[Stored data entries]
⁂

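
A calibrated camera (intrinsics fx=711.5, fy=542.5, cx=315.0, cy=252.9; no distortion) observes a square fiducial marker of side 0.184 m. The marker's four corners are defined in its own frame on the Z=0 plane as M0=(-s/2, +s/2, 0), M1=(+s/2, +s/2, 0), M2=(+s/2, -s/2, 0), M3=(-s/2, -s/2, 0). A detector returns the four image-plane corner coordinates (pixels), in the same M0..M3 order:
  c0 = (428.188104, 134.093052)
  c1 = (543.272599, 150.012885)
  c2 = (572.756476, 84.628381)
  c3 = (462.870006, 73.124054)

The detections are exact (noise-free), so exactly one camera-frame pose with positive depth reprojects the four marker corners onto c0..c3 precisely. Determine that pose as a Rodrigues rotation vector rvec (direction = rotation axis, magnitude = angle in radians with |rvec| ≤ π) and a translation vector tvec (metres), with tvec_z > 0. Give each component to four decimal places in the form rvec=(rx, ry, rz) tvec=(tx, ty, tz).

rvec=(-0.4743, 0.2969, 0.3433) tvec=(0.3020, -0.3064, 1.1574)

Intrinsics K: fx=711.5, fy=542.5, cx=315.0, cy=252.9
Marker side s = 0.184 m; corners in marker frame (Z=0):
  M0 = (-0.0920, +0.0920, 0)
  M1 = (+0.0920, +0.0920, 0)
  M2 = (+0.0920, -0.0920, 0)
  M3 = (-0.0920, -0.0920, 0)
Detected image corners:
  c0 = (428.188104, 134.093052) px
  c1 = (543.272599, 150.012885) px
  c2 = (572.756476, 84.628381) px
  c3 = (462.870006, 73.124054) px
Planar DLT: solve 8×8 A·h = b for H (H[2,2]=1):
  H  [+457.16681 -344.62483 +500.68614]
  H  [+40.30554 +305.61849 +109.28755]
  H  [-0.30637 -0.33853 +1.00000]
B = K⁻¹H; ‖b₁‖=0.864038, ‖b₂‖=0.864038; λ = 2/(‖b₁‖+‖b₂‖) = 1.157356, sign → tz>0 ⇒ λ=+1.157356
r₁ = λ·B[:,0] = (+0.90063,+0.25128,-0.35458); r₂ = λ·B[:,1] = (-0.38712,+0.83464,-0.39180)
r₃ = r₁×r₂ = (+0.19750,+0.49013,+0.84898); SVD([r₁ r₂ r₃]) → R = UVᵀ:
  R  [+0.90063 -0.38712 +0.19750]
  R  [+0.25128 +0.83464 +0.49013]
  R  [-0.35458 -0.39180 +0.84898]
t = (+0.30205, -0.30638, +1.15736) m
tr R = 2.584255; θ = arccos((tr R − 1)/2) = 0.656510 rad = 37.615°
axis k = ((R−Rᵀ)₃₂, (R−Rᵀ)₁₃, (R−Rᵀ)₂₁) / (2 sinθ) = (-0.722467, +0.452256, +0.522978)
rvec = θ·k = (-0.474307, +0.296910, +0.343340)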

⁂

▶ **What the exercise asks**
Copy every line of the records, leaving nothing out.

▶ **Exercise response**
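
A calibrated camera (intrinsics fx=711.5, fy=542.5, cx=315.0, cy=252.9; no distortion) observes a square fiducial marker of side 0.184 m. The marker's four corners are defined in its own frame on the Z=0 plane as M0=(-s/2, +s/2, 0), M1=(+s/2, +s/2, 0), M2=(+s/2, -s/2, 0), M3=(-s/2, -s/2, 0). A detector returns the four image-plane corner coordinates (pixels), in the same M0..M3 order:
  c0 = (428.188104, 134.093052)
  c1 = (543.272599, 150.012885)
  c2 = (572.756476, 84.628381)
  c3 = (462.870006, 73.124054)

The detections are exact (noise-free), so exactly one camera-frame pose with positive depth reprojects the four marker corners onto c0..c3 precisely. Determine that pose as a Rodrigues rotation vector rvec (direction = rotation axis, magnitude = angle in radians with |rvec| ≤ π) and a translation vector tvec (metres), with tvec_z > 0. Give each component to four decimal places in the form rvec=(rx, ry, rz) tvec=(tx, ty, tz).

rvec=(-0.4743, 0.2969, 0.3433) tvec=(0.3020, -0.3064, 1.1574)

Intrinsics K: fx=711.5, fy=542.5, cx=315.0, cy=252.9
Marker side s = 0.184 m; corners in marker frame (Z=0):
  M0 = (-0.0920, +0.0920, 0)
  M1 = (+0.0920, +0.0920, 0)
  M2 = (+0.0920, -0.0920, 0)
  M3 = (-0.0920, -0.0920, 0)
Detected image corners:
  c0 = (428.188104, 134.093052) px
  c1 = (543.272599, 150.012885) px
  c2 = (572.756476, 84.628381) px
  c3 = (462.870006, 73.124054) px
Planar DLT: solve 8×8 A·h = b for H (H[2,2]=1):
  H  [+457.16681 -344.62483 +500.68614]
  H  [+40.30554 +305.61849 +109.28755]
  H  [-0.30637 -0.33853 +1.00000]
B = K⁻¹H; ‖b₁‖=0.864038, ‖b₂‖=0.864038; λ = 2/(‖b₁‖+‖b₂‖) = 1.157356, sign → tz>0 ⇒ λ=+1.157356
r₁ = λ·B[:,0] = (+0.90063,+0.25128,-0.35458); r₂ = λ·B[:,1] = (-0.38712,+0.83464,-0.39180)
r₃ = r₁×r₂ = (+0.19750,+0.49013,+0.84898); SVD([r₁ r₂ r₃]) → R = UVᵀ:
  R  [+0.90063 -0.38712 +0.19750]
  R  [+0.25128 +0.83464 +0.49013]
  R  [-0.35458 -0.39180 +0.84898]
t = (+0.30205, -0.30638, +1.15736) m
tr R = 2.584255; θ = arccos((tr R − 1)/2) = 0.656510 rad = 37.615°
axis k = ((R−Rᵀ)₃₂, (R−Rᵀ)₁₃, (R−Rᵀ)₂₁) / (2 sinθ) = (-0.722467, +0.452256, +0.522978)
rvec = θ·k = (-0.474307, +0.296910, +0.343340)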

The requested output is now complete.